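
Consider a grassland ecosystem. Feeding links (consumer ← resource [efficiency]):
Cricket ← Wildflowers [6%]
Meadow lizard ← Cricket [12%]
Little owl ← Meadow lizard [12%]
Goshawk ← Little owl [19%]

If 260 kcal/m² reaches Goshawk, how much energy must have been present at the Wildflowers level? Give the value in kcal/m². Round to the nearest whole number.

Cumulative transfer efficiency: 0.06 × 0.12 × 0.12 × 0.19 = 0.00016416
Wildflowers energy = 260 / 0.00016416 = 1583821 kcal/m²

1583821 kcal/m²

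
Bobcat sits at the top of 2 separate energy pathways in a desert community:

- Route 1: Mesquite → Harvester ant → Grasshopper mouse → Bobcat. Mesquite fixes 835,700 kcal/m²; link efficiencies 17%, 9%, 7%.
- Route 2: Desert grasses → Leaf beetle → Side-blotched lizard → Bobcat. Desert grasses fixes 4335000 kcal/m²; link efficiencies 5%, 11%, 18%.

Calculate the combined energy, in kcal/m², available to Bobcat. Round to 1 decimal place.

Route 1: 835700 × 0.17 × 0.09 × 0.07 = 895.0347 kcal/m²
Route 2: 4335000 × 0.05 × 0.11 × 0.18 = 4291.65 kcal/m²
Total at Bobcat: 895.0347 + 4291.65 = 5186.6847 kcal/m²

5186.7 kcal/m²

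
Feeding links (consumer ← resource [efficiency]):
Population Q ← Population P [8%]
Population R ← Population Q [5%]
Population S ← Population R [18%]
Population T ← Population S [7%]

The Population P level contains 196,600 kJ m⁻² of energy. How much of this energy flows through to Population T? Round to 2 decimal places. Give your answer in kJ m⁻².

9.91 kJ m⁻²

Population Q: 196600 × 0.08 = 15728 kJ m⁻²
Population R: 15728 × 0.05 = 786.4 kJ m⁻²
Population S: 786.4 × 0.18 = 141.552 kJ m⁻²
Population T: 141.552 × 0.07 = 9.90864 kJ m⁻²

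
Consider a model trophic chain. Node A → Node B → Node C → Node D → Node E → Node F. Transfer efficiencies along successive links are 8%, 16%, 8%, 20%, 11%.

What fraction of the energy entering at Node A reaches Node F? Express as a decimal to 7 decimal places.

Product of link efficiencies: 0.08 × 0.16 × 0.08 × 0.2 × 0.11 = 0.000022528

0.0000225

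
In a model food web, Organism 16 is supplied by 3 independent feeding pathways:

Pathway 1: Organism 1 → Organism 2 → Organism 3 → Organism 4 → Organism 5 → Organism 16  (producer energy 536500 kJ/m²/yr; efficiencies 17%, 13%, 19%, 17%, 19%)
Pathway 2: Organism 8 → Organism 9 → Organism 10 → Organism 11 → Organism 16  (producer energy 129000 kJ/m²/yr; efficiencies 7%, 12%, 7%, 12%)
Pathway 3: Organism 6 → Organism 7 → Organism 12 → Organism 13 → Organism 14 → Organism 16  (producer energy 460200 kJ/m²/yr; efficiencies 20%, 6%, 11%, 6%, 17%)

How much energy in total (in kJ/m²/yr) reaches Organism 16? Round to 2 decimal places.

Pathway 1: 536500 × 0.17 × 0.13 × 0.19 × 0.17 × 0.19 = 72.76426105 kJ/m²/yr
Pathway 2: 129000 × 0.07 × 0.12 × 0.07 × 0.12 = 9.10224 kJ/m²/yr
Pathway 3: 460200 × 0.2 × 0.06 × 0.11 × 0.06 × 0.17 = 6.1961328 kJ/m²/yr
Total at Organism 16: 72.76426105 + 9.10224 + 6.1961328 = 88.06263385 kJ/m²/yr

88.06 kJ/m²/yr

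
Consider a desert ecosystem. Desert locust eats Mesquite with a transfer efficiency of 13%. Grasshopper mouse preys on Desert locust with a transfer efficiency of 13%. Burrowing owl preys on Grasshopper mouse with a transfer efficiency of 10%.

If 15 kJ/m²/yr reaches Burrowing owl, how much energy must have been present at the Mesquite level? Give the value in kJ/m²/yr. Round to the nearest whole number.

Cumulative transfer efficiency: 0.13 × 0.13 × 0.1 = 0.00169
Mesquite energy = 15 / 0.00169 = 8876 kJ/m²/yr

8876 kJ/m²/yr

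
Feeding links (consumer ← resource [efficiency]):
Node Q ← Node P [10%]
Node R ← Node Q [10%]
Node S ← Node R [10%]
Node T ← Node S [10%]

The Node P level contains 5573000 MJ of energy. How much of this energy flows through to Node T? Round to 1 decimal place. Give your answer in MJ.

Node Q: 5573000 × 0.1 = 557300 MJ
Node R: 557300 × 0.1 = 55730 MJ
Node S: 55730 × 0.1 = 5573 MJ
Node T: 5573 × 0.1 = 557.3 MJ

557.3 MJ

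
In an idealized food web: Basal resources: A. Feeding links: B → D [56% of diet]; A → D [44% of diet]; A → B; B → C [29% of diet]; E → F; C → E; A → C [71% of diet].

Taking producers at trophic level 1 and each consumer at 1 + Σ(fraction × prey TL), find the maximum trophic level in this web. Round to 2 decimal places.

4.29

B: 1 + 1 = 2
C: 1 + (0.29×2 + 0.71×1) = 2.29
D: 1 + (0.44×1 + 0.56×2) = 2.56
E: 1 + 2.29 = 3.29
F: 1 + 3.29 = 4.29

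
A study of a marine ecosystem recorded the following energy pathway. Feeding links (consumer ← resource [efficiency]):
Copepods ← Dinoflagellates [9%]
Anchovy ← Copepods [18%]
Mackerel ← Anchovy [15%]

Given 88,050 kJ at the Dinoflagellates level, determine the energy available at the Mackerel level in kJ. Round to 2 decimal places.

Copepods: 88050 × 0.09 = 7924.5 kJ
Anchovy: 7924.5 × 0.18 = 1426.41 kJ
Mackerel: 1426.41 × 0.15 = 213.9615 kJ

213.96 kJ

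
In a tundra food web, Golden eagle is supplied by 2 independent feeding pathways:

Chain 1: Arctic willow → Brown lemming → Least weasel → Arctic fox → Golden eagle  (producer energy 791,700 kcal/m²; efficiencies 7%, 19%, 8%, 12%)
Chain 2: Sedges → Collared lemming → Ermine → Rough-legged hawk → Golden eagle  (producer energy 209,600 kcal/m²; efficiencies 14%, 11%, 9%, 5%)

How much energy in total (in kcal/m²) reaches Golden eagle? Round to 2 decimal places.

Chain 1: 791700 × 0.07 × 0.19 × 0.08 × 0.12 = 101.084256 kcal/m²
Chain 2: 209600 × 0.14 × 0.11 × 0.09 × 0.05 = 14.52528 kcal/m²
Total at Golden eagle: 101.084256 + 14.52528 = 115.609536 kcal/m²

115.61 kcal/m²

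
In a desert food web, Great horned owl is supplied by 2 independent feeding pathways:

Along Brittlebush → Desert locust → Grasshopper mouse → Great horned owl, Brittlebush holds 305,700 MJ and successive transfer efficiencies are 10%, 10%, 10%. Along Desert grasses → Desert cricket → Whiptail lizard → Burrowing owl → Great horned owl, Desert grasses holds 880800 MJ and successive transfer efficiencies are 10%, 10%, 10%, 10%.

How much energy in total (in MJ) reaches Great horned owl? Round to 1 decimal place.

Via Brittlebush: 305700 × 0.1 × 0.1 × 0.1 = 305.7 MJ
Via Desert grasses: 880800 × 0.1 × 0.1 × 0.1 × 0.1 = 88.08 MJ
Total at Great horned owl: 305.7 + 88.08 = 393.78 MJ

393.8 MJ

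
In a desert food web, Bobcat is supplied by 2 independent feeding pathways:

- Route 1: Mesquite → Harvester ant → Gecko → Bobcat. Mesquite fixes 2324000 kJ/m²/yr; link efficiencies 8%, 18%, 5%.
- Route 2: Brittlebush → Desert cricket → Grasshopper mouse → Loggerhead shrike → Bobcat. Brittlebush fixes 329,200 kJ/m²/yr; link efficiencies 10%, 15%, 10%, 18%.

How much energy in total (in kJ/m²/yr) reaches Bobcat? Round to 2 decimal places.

Route 1: 2324000 × 0.08 × 0.18 × 0.05 = 1673.28 kJ/m²/yr
Route 2: 329200 × 0.1 × 0.15 × 0.1 × 0.18 = 88.884 kJ/m²/yr
Total at Bobcat: 1673.28 + 88.884 = 1762.164 kJ/m²/yr

1762.16 kJ/m²/yr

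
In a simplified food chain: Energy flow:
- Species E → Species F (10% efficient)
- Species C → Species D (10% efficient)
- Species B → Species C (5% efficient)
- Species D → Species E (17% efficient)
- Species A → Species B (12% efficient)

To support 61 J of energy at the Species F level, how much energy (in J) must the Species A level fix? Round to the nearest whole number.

5980392 J

Cumulative transfer efficiency: 0.12 × 0.05 × 0.1 × 0.17 × 0.1 = 0.0000102
Species A energy = 61 / 0.0000102 = 5980392 J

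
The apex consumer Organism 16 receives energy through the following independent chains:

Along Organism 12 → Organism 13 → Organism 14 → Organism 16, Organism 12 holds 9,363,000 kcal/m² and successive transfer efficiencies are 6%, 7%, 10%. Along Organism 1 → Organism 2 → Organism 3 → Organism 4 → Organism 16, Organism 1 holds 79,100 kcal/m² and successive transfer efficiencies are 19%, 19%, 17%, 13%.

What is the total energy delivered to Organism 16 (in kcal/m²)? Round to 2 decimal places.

Via Organism 12: 9363000 × 0.06 × 0.07 × 0.1 = 3932.46 kcal/m²
Via Organism 1: 79100 × 0.19 × 0.19 × 0.17 × 0.13 = 63.106771 kcal/m²
Total at Organism 16: 3932.46 + 63.106771 = 3995.566771 kcal/m²

3995.57 kcal/m²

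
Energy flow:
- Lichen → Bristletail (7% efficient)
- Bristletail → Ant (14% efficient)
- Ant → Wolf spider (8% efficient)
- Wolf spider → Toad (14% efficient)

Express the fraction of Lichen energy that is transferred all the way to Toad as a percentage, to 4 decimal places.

Product of link efficiencies: 0.07 × 0.14 × 0.08 × 0.14 = 0.00010976
As a percentage: 0.00010976 × 100 = 0.0110%

0.0110%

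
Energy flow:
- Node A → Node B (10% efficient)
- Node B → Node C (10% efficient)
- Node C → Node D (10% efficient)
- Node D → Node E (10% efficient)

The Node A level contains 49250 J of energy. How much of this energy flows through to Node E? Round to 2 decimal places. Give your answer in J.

4.93 J

Node B: 49250 × 0.1 = 4925 J
Node C: 4925 × 0.1 = 492.5 J
Node D: 492.5 × 0.1 = 49.25 J
Node E: 49.25 × 0.1 = 4.925 J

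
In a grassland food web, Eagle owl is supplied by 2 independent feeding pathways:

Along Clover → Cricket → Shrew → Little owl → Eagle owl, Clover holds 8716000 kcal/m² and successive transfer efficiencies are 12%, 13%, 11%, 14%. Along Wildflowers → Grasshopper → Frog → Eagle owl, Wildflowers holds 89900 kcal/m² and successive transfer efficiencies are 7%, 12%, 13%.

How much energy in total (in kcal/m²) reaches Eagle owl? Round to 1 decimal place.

2192.1 kcal/m²

Via Clover: 8716000 × 0.12 × 0.13 × 0.11 × 0.14 = 2093.93184 kcal/m²
Via Wildflowers: 89900 × 0.07 × 0.12 × 0.13 = 98.1708 kcal/m²
Total at Eagle owl: 2093.93184 + 98.1708 = 2192.10264 kcal/m²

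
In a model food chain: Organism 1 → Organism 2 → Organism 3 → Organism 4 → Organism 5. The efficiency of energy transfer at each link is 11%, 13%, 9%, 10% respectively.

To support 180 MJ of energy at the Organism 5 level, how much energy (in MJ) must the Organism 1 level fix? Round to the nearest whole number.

1398601 MJ

Cumulative transfer efficiency: 0.11 × 0.13 × 0.09 × 0.1 = 0.0001287
Organism 1 energy = 180 / 0.0001287 = 1398601 MJ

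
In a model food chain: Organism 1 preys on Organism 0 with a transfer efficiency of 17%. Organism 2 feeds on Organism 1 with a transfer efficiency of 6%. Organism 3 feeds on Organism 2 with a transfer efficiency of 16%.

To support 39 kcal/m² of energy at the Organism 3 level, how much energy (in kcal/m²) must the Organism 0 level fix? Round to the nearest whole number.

23897 kcal/m²

Cumulative transfer efficiency: 0.17 × 0.06 × 0.16 = 0.001632
Organism 0 energy = 39 / 0.001632 = 23897 kcal/m²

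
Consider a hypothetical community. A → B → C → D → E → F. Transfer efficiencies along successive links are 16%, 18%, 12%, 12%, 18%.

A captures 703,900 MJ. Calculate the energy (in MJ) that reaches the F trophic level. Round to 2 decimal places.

B: 703900 × 0.16 = 112624 MJ
C: 112624 × 0.18 = 20272.32 MJ
D: 20272.32 × 0.12 = 2432.6784 MJ
E: 2432.6784 × 0.12 = 291.921408 MJ
F: 291.921408 × 0.18 = 52.54585344 MJ

52.55 MJ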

####################

> _Exercise_
Using the listing above, report each line that mentions the word "preys".

> _Task solution_
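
Consider a desert ecosystem. Desert locust eats Mesquite with a transfer efficiency of 13%. Grasshopper mouse preys on Desert locust with a transfer efficiency of 13%. Burrowing owl preys on Grasshopper mouse with a transfer efficiency of 10%.
In a model food chain: Organism 1 preys on Organism 0 with a transfer efficiency of 17%. Organism 2 feeds on Organism 1 with a transfer efficiency of 6%. Organism 3 feeds on Organism 2 with a transfer efficiency of 16%.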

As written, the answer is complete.